**ACTION ITEM:** Copy out all of the entries, keeping every word the same.

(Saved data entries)
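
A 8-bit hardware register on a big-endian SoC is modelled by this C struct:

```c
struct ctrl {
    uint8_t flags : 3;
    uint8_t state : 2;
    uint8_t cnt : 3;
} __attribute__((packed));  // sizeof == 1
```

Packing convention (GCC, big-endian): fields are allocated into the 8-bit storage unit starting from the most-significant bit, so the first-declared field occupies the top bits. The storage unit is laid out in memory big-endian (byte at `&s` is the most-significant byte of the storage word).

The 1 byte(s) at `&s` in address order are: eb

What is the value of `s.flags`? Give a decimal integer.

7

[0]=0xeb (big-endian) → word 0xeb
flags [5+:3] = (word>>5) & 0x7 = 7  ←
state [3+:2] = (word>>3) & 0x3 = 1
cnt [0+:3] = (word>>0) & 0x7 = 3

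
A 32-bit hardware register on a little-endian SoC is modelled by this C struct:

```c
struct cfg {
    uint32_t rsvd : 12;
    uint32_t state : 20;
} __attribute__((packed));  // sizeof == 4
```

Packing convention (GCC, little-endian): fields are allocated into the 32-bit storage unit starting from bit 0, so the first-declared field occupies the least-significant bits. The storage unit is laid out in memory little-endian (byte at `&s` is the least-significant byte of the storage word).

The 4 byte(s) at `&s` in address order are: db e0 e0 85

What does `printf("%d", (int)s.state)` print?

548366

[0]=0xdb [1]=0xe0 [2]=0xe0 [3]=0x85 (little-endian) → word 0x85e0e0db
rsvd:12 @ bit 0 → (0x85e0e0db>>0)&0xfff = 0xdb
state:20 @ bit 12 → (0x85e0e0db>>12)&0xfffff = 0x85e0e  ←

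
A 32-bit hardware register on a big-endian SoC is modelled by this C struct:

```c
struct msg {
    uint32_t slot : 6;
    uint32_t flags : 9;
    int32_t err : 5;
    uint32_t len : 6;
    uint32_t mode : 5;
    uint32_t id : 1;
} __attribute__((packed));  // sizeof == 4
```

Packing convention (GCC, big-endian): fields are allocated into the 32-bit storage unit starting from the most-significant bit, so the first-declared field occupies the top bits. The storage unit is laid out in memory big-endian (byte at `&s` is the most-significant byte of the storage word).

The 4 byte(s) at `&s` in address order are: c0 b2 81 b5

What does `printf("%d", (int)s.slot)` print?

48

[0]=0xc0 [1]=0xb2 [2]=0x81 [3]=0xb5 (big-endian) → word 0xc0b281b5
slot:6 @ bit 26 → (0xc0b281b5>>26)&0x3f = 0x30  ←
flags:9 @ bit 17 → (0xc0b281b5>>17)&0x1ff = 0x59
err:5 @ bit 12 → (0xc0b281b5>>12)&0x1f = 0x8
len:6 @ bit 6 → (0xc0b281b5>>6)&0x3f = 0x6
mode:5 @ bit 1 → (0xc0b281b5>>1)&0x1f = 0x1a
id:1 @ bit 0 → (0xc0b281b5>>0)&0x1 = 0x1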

**COMPLETED TASK:**
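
A 8-bit hardware register on a big-endian SoC is modelled by this C struct:

```c
struct ctrl {
    uint8_t flags : 3;
    uint8_t state : 2;
    uint8_t cnt : 3;
} __attribute__((packed));  // sizeof == 1
```

Packing convention (GCC, big-endian): fields are allocated into the 8-bit storage unit starting from the most-significant bit, so the first-declared field occupies the top bits. The storage unit is laid out in memory big-endian (byte at `&s` is the most-significant byte of the storage word).

The 1 byte(s) at `&s` in address order are: eb

What is the value of `s.flags`? Give a decimal integer.

7

[0]=0xeb (big-endian) → word 0xeb
flags [5+:3] = (word>>5) & 0x7 = 7  ←
state [3+:2] = (word>>3) & 0x3 = 1
cnt [0+:3] = (word>>0) & 0x7 = 3

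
A 32-bit hardware register on a little-endian SoC is modelled by this C struct:

```c
struct cfg {
    uint32_t rsvd : 12;
    uint32_t state : 20;
} __attribute__((packed));  // sizeof == 4
```

Packing convention (GCC, little-endian): fields are allocated into the 32-bit storage unit starting from bit 0, so the first-declared field occupies the least-significant bits. The storage unit is laid out in memory little-endian (byte at `&s` is the least-significant byte of the storage word).

The 4 byte(s) at `&s` in address order are: db e0 e0 85

What does `printf("%d", (int)s.state)` print?

548366

[0]=0xdb [1]=0xe0 [2]=0xe0 [3]=0x85 (little-endian) → word 0x85e0e0db
rsvd:12 @ bit 0 → (0x85e0e0db>>0)&0xfff = 0xdb
state:20 @ bit 12 → (0x85e0e0db>>12)&0xfffff = 0x85e0e  ←

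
A 32-bit hardware register on a big-endian SoC is modelled by this C struct:

```c
struct msg {
    uint32_t slot : 6;
    uint32_t flags : 9;
    int32_t err : 5;
    uint32_t len : 6;
    uint32_t mode : 5;
    uint32_t id : 1;
} __attribute__((packed));  // sizeof == 4
```

Packing convention (GCC, big-endian): fields are allocated into the 32-bit storage unit starting from the most-significant bit, so the first-declared field occupies the top bits. The storage unit is laid out in memory big-endian (byte at `&s` is the most-significant byte of the storage word).

The 4 byte(s) at `&s` in address order are: c0 b2 81 b5

What does `printf("%d", (int)s.slot)` print?

48

[0]=0xc0 [1]=0xb2 [2]=0x81 [3]=0xb5 (big-endian) → word 0xc0b281b5
slot:6 @ bit 26 → (0xc0b281b5>>26)&0x3f = 0x30  ←
flags:9 @ bit 17 → (0xc0b281b5>>17)&0x1ff = 0x59
err:5 @ bit 12 → (0xc0b281b5>>12)&0x1f = 0x8
len:6 @ bit 6 → (0xc0b281b5>>6)&0x3f = 0x6
mode:5 @ bit 1 → (0xc0b281b5>>1)&0x1f = 0x1a
id:1 @ bit 0 → (0xc0b281b5>>0)&0x1 = 0x1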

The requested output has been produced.